TASK DETAILS: The expected answer is every line of the material that contains the word "hazel".
#### SUPPLIED ENTRIES
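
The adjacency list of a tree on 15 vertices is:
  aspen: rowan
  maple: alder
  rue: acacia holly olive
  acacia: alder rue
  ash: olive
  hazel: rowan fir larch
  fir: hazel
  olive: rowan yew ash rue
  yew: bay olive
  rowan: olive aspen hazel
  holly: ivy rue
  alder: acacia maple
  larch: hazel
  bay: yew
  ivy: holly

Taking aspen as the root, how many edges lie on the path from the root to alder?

5

aspen–rowan–olive–rue–acacia–alder — 5 edges.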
########
ANSWER FOR THE TASK:
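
  hazel: rowan fir larch
  fir: hazel
  rowan: olive aspen hazel
  larch: hazel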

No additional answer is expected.